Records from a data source
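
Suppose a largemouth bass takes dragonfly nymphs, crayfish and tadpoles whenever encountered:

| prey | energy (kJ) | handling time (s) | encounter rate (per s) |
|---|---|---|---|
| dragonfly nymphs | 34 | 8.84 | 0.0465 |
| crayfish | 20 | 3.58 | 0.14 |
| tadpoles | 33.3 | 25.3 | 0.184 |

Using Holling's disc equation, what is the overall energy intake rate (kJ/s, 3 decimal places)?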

* _What you need to do_
Search the entries for the word "rate" and pick out every line that holds it.

* _Output below_
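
| prey | energy (kJ) | handling time (s) | encounter rate (per s) |
Using Holling's disc equation, what is the overall energy intake rate (kJ/s, 3 decimal places)?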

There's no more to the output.